● Problem description
In the records below, pick out all lines containing the word "reduces".

● Data for analysis
------------------------------------------------------------

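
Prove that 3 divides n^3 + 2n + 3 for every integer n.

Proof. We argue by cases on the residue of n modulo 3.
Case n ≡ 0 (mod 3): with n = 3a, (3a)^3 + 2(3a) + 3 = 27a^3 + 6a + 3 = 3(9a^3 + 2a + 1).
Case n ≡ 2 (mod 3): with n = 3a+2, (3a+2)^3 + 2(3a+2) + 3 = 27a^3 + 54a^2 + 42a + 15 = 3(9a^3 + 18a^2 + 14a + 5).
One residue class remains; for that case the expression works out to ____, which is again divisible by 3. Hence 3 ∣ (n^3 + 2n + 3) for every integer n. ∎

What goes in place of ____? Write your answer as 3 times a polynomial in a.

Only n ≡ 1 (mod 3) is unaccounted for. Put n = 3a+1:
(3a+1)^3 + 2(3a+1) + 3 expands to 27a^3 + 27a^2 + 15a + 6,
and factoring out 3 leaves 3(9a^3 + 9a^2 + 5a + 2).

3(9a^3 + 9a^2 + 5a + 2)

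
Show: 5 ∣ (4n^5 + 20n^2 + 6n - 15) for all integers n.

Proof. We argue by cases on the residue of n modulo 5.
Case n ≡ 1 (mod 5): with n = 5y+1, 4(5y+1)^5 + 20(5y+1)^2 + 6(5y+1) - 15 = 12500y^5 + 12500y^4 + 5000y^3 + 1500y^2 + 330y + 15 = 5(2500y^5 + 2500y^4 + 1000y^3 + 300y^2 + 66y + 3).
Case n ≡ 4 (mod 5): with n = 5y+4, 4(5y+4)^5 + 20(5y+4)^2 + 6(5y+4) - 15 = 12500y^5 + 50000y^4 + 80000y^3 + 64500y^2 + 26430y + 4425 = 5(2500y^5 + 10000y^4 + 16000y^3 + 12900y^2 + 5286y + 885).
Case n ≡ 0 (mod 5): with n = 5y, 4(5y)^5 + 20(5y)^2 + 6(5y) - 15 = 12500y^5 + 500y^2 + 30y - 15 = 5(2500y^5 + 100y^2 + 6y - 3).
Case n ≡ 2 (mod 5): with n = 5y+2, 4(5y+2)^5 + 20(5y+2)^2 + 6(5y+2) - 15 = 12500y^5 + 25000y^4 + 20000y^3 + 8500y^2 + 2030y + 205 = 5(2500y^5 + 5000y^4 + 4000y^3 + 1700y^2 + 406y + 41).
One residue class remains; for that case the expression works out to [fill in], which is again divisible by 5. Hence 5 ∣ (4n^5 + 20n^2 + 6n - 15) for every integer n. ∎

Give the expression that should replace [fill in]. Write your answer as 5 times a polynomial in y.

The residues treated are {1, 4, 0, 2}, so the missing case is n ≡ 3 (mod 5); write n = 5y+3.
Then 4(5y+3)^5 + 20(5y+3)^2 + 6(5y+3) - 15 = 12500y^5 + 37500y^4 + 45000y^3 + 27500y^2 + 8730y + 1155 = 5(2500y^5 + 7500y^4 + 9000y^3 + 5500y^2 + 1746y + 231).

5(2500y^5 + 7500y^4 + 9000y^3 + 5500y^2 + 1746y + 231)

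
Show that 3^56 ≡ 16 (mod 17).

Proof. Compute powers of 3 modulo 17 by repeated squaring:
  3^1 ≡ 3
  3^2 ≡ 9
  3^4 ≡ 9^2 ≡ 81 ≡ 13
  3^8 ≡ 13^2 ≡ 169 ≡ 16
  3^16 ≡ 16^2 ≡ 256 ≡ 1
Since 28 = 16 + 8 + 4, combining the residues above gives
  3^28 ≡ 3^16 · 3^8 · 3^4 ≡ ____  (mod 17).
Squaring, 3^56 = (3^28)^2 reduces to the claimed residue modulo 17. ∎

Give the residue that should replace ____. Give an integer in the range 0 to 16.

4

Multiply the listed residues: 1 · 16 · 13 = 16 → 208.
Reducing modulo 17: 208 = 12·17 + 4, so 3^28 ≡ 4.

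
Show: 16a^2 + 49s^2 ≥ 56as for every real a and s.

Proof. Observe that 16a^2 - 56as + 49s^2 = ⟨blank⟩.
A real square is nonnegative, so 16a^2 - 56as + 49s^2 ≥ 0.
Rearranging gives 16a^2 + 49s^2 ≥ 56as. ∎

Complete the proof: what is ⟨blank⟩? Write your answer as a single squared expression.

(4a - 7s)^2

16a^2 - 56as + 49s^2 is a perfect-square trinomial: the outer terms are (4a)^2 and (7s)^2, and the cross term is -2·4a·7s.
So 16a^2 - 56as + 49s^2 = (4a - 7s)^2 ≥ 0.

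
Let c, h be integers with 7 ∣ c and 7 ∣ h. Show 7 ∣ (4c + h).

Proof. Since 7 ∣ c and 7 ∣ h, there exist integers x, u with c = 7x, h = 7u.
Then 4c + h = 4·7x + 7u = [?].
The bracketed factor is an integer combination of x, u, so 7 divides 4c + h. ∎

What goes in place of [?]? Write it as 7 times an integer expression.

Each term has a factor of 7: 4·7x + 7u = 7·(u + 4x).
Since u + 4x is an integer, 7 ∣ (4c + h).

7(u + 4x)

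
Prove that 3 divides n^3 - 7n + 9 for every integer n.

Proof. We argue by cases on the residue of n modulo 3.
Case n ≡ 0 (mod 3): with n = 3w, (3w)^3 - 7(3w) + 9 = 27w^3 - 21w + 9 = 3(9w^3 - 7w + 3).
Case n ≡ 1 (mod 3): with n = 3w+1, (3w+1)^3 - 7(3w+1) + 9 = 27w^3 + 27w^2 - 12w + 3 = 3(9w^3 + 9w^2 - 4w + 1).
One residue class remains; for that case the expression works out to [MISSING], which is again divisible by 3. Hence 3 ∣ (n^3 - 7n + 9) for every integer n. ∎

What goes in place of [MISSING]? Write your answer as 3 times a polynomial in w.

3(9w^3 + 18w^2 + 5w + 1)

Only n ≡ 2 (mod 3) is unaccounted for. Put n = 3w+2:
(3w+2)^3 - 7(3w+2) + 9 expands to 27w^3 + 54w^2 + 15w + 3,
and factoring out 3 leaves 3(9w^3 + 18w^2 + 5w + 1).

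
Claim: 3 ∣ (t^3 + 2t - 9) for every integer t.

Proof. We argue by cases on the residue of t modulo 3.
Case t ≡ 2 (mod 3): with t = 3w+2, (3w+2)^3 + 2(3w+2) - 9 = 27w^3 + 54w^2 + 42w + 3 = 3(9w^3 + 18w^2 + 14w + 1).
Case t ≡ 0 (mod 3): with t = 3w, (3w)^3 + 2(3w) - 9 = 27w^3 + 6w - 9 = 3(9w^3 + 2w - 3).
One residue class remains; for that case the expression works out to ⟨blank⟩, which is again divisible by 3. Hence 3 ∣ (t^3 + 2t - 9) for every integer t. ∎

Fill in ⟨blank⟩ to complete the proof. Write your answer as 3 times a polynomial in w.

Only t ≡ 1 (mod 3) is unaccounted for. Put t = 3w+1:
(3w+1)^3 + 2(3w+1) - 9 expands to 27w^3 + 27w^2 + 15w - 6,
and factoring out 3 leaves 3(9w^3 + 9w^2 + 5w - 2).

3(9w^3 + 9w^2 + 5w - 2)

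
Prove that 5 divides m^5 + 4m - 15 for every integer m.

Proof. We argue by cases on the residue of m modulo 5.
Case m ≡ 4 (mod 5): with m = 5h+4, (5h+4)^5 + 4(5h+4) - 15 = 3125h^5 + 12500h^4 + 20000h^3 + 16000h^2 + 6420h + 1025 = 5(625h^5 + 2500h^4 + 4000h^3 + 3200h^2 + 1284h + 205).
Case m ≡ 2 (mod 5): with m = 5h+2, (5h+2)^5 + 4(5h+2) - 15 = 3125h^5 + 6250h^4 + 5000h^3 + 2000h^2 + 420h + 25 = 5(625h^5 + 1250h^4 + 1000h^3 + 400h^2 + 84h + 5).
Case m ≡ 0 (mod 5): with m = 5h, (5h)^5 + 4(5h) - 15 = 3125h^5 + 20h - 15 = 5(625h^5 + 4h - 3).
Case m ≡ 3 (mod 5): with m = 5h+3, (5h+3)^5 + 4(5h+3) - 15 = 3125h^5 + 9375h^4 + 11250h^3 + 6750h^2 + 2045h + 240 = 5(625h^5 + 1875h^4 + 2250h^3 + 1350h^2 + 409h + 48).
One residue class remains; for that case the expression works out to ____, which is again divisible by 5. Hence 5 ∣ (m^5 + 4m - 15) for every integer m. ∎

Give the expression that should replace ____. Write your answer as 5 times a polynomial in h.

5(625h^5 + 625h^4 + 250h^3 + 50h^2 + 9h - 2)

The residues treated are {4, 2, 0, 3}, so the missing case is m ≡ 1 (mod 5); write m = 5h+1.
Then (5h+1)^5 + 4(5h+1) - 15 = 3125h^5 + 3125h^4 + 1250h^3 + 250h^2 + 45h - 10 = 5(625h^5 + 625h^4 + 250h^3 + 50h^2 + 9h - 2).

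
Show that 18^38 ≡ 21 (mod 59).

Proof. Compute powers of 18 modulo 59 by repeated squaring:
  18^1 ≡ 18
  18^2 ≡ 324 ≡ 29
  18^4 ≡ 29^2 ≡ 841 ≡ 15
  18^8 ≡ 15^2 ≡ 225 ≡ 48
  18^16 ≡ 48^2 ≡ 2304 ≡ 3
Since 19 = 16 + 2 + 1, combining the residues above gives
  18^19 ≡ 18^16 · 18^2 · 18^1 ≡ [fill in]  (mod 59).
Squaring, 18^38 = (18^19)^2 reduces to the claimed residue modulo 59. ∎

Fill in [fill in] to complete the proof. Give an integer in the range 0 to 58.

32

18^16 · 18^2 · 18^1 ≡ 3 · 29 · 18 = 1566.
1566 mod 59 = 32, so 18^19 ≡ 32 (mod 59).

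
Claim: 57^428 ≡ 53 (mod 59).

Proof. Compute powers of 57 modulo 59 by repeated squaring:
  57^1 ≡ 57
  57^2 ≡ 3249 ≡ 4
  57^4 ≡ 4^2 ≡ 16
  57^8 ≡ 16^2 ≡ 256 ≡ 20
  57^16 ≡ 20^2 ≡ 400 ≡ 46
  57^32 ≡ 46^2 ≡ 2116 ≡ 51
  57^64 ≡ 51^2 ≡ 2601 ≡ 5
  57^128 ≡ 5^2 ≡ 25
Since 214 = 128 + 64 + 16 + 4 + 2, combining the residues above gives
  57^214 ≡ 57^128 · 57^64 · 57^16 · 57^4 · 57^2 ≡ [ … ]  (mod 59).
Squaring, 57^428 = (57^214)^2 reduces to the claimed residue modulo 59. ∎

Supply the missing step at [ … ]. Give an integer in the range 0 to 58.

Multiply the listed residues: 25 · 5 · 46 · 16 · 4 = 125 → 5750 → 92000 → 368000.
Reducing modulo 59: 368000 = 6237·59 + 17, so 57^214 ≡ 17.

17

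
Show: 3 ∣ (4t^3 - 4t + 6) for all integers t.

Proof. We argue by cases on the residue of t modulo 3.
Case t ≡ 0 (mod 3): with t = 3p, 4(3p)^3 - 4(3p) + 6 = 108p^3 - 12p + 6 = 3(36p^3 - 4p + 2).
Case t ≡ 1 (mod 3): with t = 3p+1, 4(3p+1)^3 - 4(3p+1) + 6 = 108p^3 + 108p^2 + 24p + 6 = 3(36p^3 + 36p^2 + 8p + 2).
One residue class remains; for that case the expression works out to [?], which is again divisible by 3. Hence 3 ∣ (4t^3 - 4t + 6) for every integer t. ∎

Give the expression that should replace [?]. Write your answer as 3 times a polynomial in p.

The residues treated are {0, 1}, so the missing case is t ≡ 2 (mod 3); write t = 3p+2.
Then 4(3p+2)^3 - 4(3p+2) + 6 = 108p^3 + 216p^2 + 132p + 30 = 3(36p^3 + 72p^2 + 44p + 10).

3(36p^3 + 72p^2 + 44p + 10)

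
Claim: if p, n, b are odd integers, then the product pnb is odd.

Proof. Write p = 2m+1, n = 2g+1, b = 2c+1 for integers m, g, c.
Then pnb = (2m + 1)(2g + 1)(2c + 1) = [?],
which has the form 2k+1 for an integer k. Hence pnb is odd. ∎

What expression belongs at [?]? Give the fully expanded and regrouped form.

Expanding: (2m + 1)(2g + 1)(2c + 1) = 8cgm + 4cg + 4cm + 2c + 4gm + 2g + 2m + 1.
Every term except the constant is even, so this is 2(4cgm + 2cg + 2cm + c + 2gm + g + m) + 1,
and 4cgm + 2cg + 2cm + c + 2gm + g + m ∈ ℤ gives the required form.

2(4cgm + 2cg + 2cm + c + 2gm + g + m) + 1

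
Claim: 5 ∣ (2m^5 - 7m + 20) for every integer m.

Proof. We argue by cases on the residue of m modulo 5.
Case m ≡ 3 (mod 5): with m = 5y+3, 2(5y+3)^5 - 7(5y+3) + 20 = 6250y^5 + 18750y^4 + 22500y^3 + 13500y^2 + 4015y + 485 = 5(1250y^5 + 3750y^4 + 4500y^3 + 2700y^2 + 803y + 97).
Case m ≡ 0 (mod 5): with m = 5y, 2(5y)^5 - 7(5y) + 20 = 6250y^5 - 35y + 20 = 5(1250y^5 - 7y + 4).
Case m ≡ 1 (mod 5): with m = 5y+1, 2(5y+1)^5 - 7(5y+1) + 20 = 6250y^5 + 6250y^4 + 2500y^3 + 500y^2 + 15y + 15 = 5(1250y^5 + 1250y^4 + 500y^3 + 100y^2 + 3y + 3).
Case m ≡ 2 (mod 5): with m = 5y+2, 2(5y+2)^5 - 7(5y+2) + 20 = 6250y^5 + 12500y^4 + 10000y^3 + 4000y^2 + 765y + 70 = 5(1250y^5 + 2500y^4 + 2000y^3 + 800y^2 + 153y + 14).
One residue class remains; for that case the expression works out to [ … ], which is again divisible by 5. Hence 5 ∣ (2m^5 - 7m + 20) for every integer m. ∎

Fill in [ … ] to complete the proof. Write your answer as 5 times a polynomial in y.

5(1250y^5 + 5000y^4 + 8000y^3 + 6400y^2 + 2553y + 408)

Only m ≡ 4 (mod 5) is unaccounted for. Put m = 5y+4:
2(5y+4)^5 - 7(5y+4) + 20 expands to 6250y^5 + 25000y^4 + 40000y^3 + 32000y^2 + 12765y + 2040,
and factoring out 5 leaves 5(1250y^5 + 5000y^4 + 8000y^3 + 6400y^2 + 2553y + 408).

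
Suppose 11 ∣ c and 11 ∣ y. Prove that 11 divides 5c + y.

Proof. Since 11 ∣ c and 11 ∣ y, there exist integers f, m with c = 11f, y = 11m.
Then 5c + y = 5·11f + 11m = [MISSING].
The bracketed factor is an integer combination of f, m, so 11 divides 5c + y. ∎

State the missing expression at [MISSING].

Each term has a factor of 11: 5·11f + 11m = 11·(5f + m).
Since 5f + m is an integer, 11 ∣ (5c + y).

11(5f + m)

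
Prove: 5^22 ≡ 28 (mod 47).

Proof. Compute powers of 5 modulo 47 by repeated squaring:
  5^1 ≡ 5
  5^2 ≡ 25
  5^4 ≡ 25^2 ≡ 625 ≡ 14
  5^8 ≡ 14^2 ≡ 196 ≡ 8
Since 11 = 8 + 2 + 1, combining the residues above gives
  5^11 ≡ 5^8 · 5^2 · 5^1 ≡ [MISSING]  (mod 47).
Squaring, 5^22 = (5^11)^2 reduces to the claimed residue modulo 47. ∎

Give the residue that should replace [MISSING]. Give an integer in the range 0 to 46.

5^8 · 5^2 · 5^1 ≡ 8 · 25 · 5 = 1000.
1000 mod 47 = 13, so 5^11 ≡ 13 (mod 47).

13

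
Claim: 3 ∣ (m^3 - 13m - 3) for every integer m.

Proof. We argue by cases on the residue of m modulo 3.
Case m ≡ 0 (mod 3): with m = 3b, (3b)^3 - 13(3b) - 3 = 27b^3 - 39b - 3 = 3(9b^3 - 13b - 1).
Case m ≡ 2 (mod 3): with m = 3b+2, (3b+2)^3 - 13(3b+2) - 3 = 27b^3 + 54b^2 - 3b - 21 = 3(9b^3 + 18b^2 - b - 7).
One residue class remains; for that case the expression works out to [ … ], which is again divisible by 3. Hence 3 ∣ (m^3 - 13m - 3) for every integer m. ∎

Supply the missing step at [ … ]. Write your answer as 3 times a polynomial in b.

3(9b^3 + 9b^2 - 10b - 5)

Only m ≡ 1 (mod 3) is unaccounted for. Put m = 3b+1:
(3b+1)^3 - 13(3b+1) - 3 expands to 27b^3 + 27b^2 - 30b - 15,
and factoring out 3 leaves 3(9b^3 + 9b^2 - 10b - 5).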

------------------------------------------------------------

● Response area
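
Squaring, 3^56 = (3^28)^2 reduces to the claimed residue modulo 17. ∎
Squaring, 18^38 = (18^19)^2 reduces to the claimed residue modulo 59. ∎
Squaring, 57^428 = (57^214)^2 reduces to the claimed residue modulo 59. ∎
Squaring, 5^22 = (5^11)^2 reduces to the claimed residue modulo 47. ∎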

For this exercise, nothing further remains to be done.